::: Materials provided
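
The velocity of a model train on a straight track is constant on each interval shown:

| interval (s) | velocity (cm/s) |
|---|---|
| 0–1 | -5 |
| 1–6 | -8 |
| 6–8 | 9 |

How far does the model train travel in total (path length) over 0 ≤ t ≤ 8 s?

63 cm

Total distance travelled is ∫|v| dt — sum the magnitudes of each area piece.
0–1 s: |-5| × 1 = 5 cm
1–6 s: |-8| × 5 = 40 cm
6–8 s: |9| × 2 = 18 cm
Total distance = 63 cm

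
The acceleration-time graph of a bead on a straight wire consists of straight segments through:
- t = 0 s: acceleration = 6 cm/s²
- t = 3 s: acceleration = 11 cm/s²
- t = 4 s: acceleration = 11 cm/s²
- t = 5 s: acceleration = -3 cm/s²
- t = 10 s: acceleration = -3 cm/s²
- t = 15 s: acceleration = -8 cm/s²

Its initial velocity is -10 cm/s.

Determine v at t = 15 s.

-12 cm/s

Δv equals the area under the a-t graph; then v = v₀ + Δv.
0–3 s: ½(6 + 11)(3) = 25.5 cm/s
3–4 s: 11 × 1 = 11 cm/s
4–5 s: ½(11 + -3)(1) = 4 cm/s
5–10 s: -3 × 5 = -15 cm/s
10–15 s: ½(-3 + -8)(5) = -27.5 cm/s
Δv = -2 cm/s, so v(15) = -10 + (-2) = -12 cm/s.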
::::::
◆ Action item:
Each entry above is to be repeated exactly as it appears.

◆ Solution:
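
The velocity of a model train on a straight track is constant on each interval shown:

| interval (s) | velocity (cm/s) |
|---|---|
| 0–1 | -5 |
| 1–6 | -8 |
| 6–8 | 9 |

How far does the model train travel in total (path length) over 0 ≤ t ≤ 8 s?

63 cm

Total distance travelled is ∫|v| dt — sum the magnitudes of each area piece.
0–1 s: |-5| × 1 = 5 cm
1–6 s: |-8| × 5 = 40 cm
6–8 s: |9| × 2 = 18 cm
Total distance = 63 cm

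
The acceleration-time graph of a bead on a straight wire consists of straight segments through:
- t = 0 s: acceleration = 6 cm/s²
- t = 3 s: acceleration = 11 cm/s²
- t = 4 s: acceleration = 11 cm/s²
- t = 5 s: acceleration = -3 cm/s²
- t = 10 s: acceleration = -3 cm/s²
- t = 15 s: acceleration = -8 cm/s²

Its initial velocity is -10 cm/s.

Determine v at t = 15 s.

-12 cm/s

Δv equals the area under the a-t graph; then v = v₀ + Δv.
0–3 s: ½(6 + 11)(3) = 25.5 cm/s
3–4 s: 11 × 1 = 11 cm/s
4–5 s: ½(11 + -3)(1) = 4 cm/s
5–10 s: -3 × 5 = -15 cm/s
10–15 s: ½(-3 + -8)(5) = -27.5 cm/s
Δv = -2 cm/s, so v(15) = -10 + (-2) = -12 cm/s.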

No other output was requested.